### DATASET EXTRACT
▬▬▬▬▬▬▬▬▬▬

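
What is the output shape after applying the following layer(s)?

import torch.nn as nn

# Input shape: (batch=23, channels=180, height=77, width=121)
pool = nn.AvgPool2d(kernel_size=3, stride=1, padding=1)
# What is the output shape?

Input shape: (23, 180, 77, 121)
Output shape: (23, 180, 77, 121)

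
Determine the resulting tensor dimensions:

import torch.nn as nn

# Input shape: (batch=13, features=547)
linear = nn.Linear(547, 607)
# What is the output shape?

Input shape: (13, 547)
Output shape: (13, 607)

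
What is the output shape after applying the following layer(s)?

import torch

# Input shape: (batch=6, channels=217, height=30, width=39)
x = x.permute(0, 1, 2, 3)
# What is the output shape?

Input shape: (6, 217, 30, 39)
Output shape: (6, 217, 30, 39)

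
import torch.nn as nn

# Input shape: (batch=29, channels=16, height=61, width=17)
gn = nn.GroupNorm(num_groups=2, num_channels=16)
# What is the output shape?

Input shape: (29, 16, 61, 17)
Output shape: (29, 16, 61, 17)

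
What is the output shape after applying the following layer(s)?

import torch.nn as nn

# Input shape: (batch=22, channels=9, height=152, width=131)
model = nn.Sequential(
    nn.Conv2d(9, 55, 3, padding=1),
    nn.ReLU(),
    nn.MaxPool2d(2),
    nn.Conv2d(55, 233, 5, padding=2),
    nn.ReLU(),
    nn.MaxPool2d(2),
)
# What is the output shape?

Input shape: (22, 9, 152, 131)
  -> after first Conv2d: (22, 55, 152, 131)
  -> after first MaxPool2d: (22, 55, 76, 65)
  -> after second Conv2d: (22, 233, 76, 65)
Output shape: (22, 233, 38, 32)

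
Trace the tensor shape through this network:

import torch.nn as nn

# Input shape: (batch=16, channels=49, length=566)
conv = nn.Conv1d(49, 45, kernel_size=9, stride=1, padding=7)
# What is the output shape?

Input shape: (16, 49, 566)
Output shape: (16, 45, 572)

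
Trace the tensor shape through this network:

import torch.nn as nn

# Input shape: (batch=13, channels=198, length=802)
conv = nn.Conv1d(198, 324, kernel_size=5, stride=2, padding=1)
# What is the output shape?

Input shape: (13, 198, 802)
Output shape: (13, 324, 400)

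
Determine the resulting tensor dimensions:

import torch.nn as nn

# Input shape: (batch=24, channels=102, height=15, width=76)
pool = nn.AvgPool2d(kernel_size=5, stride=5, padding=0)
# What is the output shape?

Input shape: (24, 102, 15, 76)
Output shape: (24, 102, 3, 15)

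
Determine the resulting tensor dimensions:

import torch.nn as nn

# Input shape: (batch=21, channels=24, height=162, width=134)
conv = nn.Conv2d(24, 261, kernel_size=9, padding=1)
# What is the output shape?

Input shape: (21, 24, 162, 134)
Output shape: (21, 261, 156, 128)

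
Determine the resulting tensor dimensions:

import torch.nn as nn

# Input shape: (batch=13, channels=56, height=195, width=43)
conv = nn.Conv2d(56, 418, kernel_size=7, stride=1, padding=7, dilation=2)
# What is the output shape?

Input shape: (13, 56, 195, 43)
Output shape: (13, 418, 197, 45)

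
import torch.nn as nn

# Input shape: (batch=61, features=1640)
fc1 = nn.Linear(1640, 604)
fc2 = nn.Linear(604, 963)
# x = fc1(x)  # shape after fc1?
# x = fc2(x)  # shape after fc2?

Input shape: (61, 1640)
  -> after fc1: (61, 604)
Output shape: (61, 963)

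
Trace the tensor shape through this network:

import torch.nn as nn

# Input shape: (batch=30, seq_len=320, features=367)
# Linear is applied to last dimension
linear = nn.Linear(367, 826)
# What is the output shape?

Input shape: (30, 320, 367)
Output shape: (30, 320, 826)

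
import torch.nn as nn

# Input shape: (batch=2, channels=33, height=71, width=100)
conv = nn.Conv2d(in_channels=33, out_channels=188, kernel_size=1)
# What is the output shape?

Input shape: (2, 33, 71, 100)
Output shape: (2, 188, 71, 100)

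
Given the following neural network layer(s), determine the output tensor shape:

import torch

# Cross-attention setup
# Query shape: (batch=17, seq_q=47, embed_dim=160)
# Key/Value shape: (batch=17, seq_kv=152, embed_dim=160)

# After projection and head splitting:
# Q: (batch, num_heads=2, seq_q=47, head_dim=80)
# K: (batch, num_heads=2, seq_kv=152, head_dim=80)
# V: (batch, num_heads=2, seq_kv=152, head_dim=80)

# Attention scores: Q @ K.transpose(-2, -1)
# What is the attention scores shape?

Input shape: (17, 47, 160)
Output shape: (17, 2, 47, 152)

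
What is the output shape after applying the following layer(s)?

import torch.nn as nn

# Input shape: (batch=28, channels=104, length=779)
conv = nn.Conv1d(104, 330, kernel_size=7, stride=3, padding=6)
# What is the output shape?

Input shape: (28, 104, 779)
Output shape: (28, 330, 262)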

▬▬▬▬▬▬▬▬▬▬

### EXERCISE
What lines above hold the word "stride"? List them all.

### TASK OUTPUT
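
pool = nn.AvgPool2d(kernel_size=3, stride=1, padding=1)
conv = nn.Conv1d(49, 45, kernel_size=9, stride=1, padding=7)
conv = nn.Conv1d(198, 324, kernel_size=5, stride=2, padding=1)
pool = nn.AvgPool2d(kernel_size=5, stride=5, padding=0)
conv = nn.Conv2d(56, 418, kernel_size=7, stride=1, padding=7, dilation=2)
conv = nn.Conv1d(104, 330, kernel_size=7, stride=3, padding=6)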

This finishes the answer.